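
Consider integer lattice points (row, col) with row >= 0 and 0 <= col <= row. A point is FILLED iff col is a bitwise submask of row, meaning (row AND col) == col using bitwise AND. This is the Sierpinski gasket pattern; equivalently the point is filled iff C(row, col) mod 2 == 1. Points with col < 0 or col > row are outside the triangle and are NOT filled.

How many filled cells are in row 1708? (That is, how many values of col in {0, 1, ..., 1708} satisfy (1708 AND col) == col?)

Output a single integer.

Answer: 64

Derivation:
1708 in binary = 11010101100
popcount(1708) = number of 1-bits in 11010101100 = 6
A col c satisfies (1708 AND c) == c iff every set bit of c is also set in 1708; each of the 6 set bits of 1708 can independently be on or off in c.
count = 2^6 = 64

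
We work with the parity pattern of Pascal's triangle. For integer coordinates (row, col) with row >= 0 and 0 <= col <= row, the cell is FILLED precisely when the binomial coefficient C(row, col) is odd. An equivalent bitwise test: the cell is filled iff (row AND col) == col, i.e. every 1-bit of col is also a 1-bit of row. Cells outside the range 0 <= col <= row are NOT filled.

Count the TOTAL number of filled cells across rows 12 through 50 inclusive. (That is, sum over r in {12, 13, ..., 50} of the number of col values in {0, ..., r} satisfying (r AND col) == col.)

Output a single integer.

r12=1100 pc2: +4 =4
r13=1101 pc3: +8 =12
r14=1110 pc3: +8 =20
r15=1111 pc4: +16 =36
r16=10000 pc1: +2 =38
r17=10001 pc2: +4 =42
r18=10010 pc2: +4 =46
r19=10011 pc3: +8 =54
r20=10100 pc2: +4 =58
r21=10101 pc3: +8 =66
r22=10110 pc3: +8 =74
r23=10111 pc4: +16 =90
r24=11000 pc2: +4 =94
r25=11001 pc3: +8 =102
r26=11010 pc3: +8 =110
r27=11011 pc4: +16 =126
r28=11100 pc3: +8 =134
r29=11101 pc4: +16 =150
r30=11110 pc4: +16 =166
r31=11111 pc5: +32 =198
r32=100000 pc1: +2 =200
r33=100001 pc2: +4 =204
r34=100010 pc2: +4 =208
r35=100011 pc3: +8 =216
r36=100100 pc2: +4 =220
r37=100101 pc3: +8 =228
r38=100110 pc3: +8 =236
r39=100111 pc4: +16 =252
r40=101000 pc2: +4 =256
r41=101001 pc3: +8 =264
r42=101010 pc3: +8 =272
r43=101011 pc4: +16 =288
r44=101100 pc3: +8 =296
r45=101101 pc4: +16 =312
r46=101110 pc4: +16 =328
r47=101111 pc5: +32 =360
r48=110000 pc2: +4 =364
r49=110001 pc3: +8 =372
r50=110010 pc3: +8 =380

Answer: 380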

**What is being asked:** For the records above, state how many lines include the string "That", giving the number and nothing else.

**Expected answer:** 2